**WHAT THE EXERCISE ASKS:** Collect every line in the records below that contains the word "rate".

**DATA SHOWN:**
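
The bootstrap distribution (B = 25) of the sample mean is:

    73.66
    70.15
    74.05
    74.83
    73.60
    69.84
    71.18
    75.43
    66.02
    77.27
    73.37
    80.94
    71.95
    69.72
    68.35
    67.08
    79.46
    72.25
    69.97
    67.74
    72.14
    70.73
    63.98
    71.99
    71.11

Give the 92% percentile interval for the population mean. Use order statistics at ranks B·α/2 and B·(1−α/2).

(63.98, 79.46)

Sorted replicates: 63.98, 66.02, 67.08, 67.74, 68.35, 69.72, 69.84, 69.97, 70.15, 70.73, 71.11, 71.18, 71.95, 71.99, 72.14, 72.25, 73.37, 73.60, 73.66, 74.05, 74.83, 75.43, 77.27, 79.46, 80.94
α = 0.08; lower rank = 25 × 0.040 = 1; upper rank = 25 × 0.960 = 24.
The 1st smallest replicate is 63.98; the 24th is 79.46.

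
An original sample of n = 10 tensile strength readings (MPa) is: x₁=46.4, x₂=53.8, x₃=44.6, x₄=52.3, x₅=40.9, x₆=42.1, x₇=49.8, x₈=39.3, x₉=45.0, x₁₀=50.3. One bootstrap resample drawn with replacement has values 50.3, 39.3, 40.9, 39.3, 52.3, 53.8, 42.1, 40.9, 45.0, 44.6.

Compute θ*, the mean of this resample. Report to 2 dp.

Mean = (50.3 + 39.3 + 40.9 + 39.3 + 52.3 + 53.8 + 42.1 + 40.9 + 45.0 + 44.6) / 10 = 448.50 / 10 = 44.85

θ* = 44.85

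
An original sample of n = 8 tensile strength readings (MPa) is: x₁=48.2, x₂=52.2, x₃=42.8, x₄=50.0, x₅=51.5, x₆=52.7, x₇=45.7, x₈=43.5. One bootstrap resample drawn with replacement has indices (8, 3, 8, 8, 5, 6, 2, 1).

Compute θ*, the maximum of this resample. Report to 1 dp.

Resample values: 43.5, 42.8, 43.5, 43.5, 51.5, 52.7, 52.2, 48.2.
Maximum = 52.7

θ* = 52.7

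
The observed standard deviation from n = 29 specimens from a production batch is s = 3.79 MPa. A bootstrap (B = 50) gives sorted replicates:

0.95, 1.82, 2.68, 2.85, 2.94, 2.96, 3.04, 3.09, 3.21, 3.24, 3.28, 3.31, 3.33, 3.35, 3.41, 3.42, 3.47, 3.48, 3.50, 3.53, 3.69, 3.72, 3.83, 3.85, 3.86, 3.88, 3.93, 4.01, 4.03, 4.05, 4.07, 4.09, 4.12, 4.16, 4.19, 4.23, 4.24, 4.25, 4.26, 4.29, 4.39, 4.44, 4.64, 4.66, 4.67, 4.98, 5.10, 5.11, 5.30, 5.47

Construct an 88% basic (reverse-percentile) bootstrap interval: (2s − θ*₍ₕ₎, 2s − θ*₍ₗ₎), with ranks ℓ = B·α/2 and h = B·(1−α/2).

(2.48, 4.90)

Percentile endpoints at ranks 3 and 47: θ*₍3₎ = 2.68, θ*₍47₎ = 5.10.
Basic interval reflects these around s:
  lower = 2 × 3.79 − 5.10 = 2.48
  upper = 2 × 3.79 − 2.68 = 4.90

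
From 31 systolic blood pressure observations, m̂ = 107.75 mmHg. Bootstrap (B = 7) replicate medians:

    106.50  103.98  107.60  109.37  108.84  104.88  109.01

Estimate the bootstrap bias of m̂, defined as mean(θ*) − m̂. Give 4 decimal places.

mean(θ*) = (106.50 + 103.98 + 107.60 + 109.37 + 108.84 + 104.88 + 109.01) / 7 = 107.16857
bias = 107.16857 − 107.75

bias = −0.5814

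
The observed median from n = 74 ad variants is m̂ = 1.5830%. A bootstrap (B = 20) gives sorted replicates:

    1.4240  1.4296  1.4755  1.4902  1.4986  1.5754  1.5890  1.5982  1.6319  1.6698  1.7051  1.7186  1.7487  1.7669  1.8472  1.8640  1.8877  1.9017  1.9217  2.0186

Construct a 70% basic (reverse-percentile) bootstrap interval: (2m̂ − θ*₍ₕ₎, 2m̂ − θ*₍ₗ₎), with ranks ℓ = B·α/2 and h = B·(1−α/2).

Percentile endpoints at ranks 3 and 17: θ*₍3₎ = 1.4755, θ*₍17₎ = 1.8877.
Basic interval reflects these around m̂:
  lower = 2 × 1.5830 − 1.8877 = 1.2783
  upper = 2 × 1.5830 − 1.4755 = 1.6905

(1.2783, 1.6905)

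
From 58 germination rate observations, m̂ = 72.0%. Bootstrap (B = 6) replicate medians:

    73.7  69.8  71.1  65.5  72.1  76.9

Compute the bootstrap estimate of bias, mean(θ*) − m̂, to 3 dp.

mean(θ*) = (73.7 + 69.8 + 71.1 + 65.5 + 72.1 + 76.9) / 6 = 71.5167
bias = 71.5167 − 72.0

bias = −0.483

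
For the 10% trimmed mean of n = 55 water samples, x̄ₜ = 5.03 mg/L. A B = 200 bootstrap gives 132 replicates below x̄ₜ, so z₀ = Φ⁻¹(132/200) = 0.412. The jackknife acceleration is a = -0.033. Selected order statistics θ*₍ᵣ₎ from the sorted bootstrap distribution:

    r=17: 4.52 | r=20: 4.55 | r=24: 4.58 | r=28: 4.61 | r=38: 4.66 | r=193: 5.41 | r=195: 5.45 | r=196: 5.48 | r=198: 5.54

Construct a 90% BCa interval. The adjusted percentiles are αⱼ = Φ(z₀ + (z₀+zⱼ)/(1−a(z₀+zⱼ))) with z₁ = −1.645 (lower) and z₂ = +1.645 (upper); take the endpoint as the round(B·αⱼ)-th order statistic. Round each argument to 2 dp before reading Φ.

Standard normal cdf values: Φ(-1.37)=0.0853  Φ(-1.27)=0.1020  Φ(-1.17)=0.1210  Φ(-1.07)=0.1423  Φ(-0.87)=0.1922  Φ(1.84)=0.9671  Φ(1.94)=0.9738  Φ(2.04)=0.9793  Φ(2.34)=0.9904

Lower: z₀ + z₁ = 0.412 + (-1.645) = -1.233; 1 − a(z₀+z₁) = 1 − (-0.033)(-1.233) = 0.9593; argument = 0.412 + (-1.233)/0.9593 = -0.8733 → -0.87.
α₁ = Φ(-0.87) = 0.1922; rank = round(200 × 0.1922) = 38; θ*₍38₎ = 4.66.
Upper: z₀ + z₂ = 2.057; 1 − a(z₀+z₂) = 1.0679; argument = 2.3382 → 2.34; α₂ = 0.9904; rank = 198; θ*₍198₎ = 5.54.

(4.66, 5.54)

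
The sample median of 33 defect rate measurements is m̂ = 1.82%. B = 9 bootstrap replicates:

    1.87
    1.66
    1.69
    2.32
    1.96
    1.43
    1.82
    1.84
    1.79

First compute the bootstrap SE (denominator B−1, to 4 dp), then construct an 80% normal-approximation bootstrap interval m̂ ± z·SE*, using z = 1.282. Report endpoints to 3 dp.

(1.510, 2.130)

Mean of replicates = 1.8200; sum of squared deviations = 0.4680; SE* = √(0.4680/8) = 0.2419
Margin = 1.282 × 0.2419 = 0.3101
Interval: 1.82 ± 0.3101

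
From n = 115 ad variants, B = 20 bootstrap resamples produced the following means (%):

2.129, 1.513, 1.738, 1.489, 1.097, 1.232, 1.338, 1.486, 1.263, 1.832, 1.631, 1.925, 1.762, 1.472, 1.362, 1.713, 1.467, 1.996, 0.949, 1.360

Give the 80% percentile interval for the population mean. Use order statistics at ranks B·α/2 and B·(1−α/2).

(1.097, 1.925)

Sorted replicates: 0.949, 1.097, 1.232, 1.263, 1.338, 1.360, 1.362, 1.467, 1.472, 1.486, 1.489, 1.513, 1.631, 1.713, 1.738, 1.762, 1.832, 1.925, 1.996, 2.129
α = 0.20; lower rank = 20 × 0.100 = 2; upper rank = 20 × 0.900 = 18.
The 2nd smallest replicate is 1.097; the 18th is 1.925.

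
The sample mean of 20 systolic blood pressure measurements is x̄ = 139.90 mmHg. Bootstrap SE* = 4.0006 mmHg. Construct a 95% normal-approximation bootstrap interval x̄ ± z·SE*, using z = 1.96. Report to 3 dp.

Margin = 1.96 × 4.0006 = 7.8412
Interval: 139.90 ± 7.8412

(132.059, 147.741)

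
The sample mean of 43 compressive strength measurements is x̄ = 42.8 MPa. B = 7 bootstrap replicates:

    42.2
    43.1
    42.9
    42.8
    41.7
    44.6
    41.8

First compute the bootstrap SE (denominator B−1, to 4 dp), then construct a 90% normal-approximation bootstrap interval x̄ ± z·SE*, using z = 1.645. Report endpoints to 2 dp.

(41.17, 44.43)

Mean of replicates = 42.7286; sum of squared deviations = 5.8743; SE* = √(5.8743/6) = 0.9895
Margin = 1.645 × 0.9895 = 1.628
Interval: 42.8 ± 1.628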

**ANSWER SPACE:**
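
From 58 germination rate observations, m̂ = 72.0%. Bootstrap (B = 6) replicate medians:
The sample median of 33 defect rate measurements is m̂ = 1.82%. B = 9 bootstrap replicates: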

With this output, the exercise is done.